**Work request:**
All of the data should be restated exactly as it stands.

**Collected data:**
------------------------------------------------
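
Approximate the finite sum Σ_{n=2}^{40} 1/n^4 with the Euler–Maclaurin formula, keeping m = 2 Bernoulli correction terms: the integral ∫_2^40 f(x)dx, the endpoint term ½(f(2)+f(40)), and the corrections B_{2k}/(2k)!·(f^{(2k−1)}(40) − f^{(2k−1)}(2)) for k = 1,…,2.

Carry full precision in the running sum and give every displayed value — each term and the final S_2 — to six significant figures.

Integral: ∫_2^40 1/x^4 dx = 0.0416615.
½[f(2) + f(40)] = ½[0.0625000 + 3.90625e-07] = 0.0312502.
So far: 0.0729117.
k=1: B_{2}/(2)! × [f^{(1)}(40) − f^{(1)}(2)] = 1/12 × (-3.90625e-08 − (-0.125000)) = 0.0104167.
Partial sum through k=1: 0.0833283.
k=2: B_{4}/(4)! × [f^{(3)}(40) − f^{(3)}(2)] = −1/720 × (-7.32422e-10 − (-0.937500)) = -0.00130208.

S_2 ≈ 0.0820262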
------------------------------------------------
**Output:**
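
Approximate the finite sum Σ_{n=2}^{40} 1/n^4 with the Euler–Maclaurin formula, keeping m = 2 Bernoulli correction terms: the integral ∫_2^40 f(x)dx, the endpoint term ½(f(2)+f(40)), and the corrections B_{2k}/(2k)!·(f^{(2k−1)}(40) − f^{(2k−1)}(2)) for k = 1,…,2.

Carry full precision in the running sum and give every displayed value — each term and the final S_2 — to six significant figures.

Integral: ∫_2^40 1/x^4 dx = 0.0416615.
½[f(2) + f(40)] = ½[0.0625000 + 3.90625e-07] = 0.0312502.
So far: 0.0729117.
k=1: B_{2}/(2)! × [f^{(1)}(40) − f^{(1)}(2)] = 1/12 × (-3.90625e-08 − (-0.125000)) = 0.0104167.
Partial sum through k=1: 0.0833283.
k=2: B_{4}/(4)! × [f^{(3)}(40) − f^{(3)}(2)] = −1/720 × (-7.32422e-10 − (-0.937500)) = -0.00130208.

S_2 ≈ 0.0820262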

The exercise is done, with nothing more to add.